(TASK) Each record should be copied exactly, and none of them omitted.

(GIVEN DATA)

□ □ □ □

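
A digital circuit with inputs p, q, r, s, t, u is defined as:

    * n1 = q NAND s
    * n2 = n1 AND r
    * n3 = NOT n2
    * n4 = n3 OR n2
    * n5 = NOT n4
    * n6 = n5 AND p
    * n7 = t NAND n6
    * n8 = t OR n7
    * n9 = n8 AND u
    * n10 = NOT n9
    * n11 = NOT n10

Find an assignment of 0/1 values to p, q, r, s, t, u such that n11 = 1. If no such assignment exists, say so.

p=1 q=0 r=0 s=1 t=1 u=1

n11 = NOT n10 must be 1, so n10 = 0.
n10 = NOT n9 must be 0, so n9 = 1.
Check with p=1 q=0 r=0 s=1 t=1 u=1:
n1 = q NAND s = 0 NAND 1 = 1
n2 = n1 AND r = 1 AND 0 = 0
n3 = NOT n2 = NOT 0 = 1
n4 = n3 OR n2 = 1 OR 0 = 1
n5 = NOT n4 = NOT 1 = 0
n6 = n5 AND p = 0 AND 1 = 0
n7 = t NAND n6 = 1 NAND 0 = 1
n8 = t OR n7 = 1 OR 1 = 1
n9 = n8 AND u = 1 AND 1 = 1
n10 = NOT n9 = NOT 1 = 0
n11 = NOT n10 = NOT 0 = 1
So n11 = 1 as required.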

□ □ □ □

(WRITTEN SOLUTION)
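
A digital circuit with inputs p, q, r, s, t, u is defined as:

    * n1 = q NAND s
    * n2 = n1 AND r
    * n3 = NOT n2
    * n4 = n3 OR n2
    * n5 = NOT n4
    * n6 = n5 AND p
    * n7 = t NAND n6
    * n8 = t OR n7
    * n9 = n8 AND u
    * n10 = NOT n9
    * n11 = NOT n10

Find an assignment of 0/1 values to p, q, r, s, t, u such that n11 = 1. If no such assignment exists, say so.

p=1 q=0 r=0 s=1 t=1 u=1

n11 = NOT n10 must be 1, so n10 = 0.
n10 = NOT n9 must be 0, so n9 = 1.
Check with p=1 q=0 r=0 s=1 t=1 u=1:
n1 = q NAND s = 0 NAND 1 = 1
n2 = n1 AND r = 1 AND 0 = 0
n3 = NOT n2 = NOT 0 = 1
n4 = n3 OR n2 = 1 OR 0 = 1
n5 = NOT n4 = NOT 1 = 0
n6 = n5 AND p = 0 AND 1 = 0
n7 = t NAND n6 = 1 NAND 0 = 1
n8 = t OR n7 = 1 OR 1 = 1
n9 = n8 AND u = 1 AND 1 = 1
n10 = NOT n9 = NOT 1 = 0
n11 = NOT n10 = NOT 0 = 1
So n11 = 1 as required.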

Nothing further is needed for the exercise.